▸ EXCERPTED DATA:
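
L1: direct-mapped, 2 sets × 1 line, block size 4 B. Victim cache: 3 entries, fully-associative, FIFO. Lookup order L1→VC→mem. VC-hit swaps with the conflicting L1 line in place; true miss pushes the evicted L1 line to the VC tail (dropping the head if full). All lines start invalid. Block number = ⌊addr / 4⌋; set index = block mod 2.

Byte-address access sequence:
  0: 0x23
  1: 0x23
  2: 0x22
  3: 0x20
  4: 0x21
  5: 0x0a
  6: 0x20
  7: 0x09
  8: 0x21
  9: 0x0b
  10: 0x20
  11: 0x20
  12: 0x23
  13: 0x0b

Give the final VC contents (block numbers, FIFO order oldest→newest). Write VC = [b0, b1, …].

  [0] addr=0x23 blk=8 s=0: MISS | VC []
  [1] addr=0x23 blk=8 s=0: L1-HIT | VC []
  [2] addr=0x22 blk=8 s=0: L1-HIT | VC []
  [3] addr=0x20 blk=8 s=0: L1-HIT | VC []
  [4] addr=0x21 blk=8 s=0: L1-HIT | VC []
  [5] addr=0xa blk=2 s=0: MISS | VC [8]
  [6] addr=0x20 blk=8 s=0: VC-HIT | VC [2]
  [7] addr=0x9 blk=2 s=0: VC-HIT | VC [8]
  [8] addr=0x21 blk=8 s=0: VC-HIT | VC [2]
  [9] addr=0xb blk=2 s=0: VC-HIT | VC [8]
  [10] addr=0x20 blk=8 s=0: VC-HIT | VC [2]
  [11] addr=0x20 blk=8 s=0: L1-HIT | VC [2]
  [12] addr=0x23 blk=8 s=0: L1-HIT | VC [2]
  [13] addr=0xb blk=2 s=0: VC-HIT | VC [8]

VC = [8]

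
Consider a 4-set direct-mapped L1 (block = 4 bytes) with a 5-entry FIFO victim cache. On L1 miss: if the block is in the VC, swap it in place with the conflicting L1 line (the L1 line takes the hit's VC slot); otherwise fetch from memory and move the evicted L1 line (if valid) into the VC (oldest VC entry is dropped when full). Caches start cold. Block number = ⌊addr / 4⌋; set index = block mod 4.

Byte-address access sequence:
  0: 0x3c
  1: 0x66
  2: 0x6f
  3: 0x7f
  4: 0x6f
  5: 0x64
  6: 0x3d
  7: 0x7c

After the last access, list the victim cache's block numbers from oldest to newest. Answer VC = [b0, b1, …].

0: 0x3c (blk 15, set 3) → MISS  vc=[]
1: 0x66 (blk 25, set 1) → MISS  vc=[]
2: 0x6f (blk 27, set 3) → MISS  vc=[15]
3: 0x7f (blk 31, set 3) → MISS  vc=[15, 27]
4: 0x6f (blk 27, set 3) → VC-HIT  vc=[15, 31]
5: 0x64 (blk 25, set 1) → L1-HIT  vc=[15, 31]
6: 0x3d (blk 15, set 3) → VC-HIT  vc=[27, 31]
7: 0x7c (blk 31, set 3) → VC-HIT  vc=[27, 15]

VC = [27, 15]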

▸ WHAT THE TASK REQUIRES: I'd like every line with the string "index" copied from the listing.

▸ RESPONSE FOR THIS EXERCISE:
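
L1: direct-mapped, 2 sets × 1 line, block size 4 B. Victim cache: 3 entries, fully-associative, FIFO. Lookup order L1→VC→mem. VC-hit swaps with the conflicting L1 line in place; true miss pushes the evicted L1 line to the VC tail (dropping the head if full). All lines start invalid. Block number = ⌊addr / 4⌋; set index = block mod 2.
Consider a 4-set direct-mapped L1 (block = 4 bytes) with a 5-entry FIFO victim cache. On L1 miss: if the block is in the VC, swap it in place with the conflicting L1 line (the L1 line takes the hit's VC slot); otherwise fetch from memory and move the evicted L1 line (if valid) into the VC (oldest VC entry is dropped when full). Caches start cold. Block number = ⌊addr / 4⌋; set index = block mod 4.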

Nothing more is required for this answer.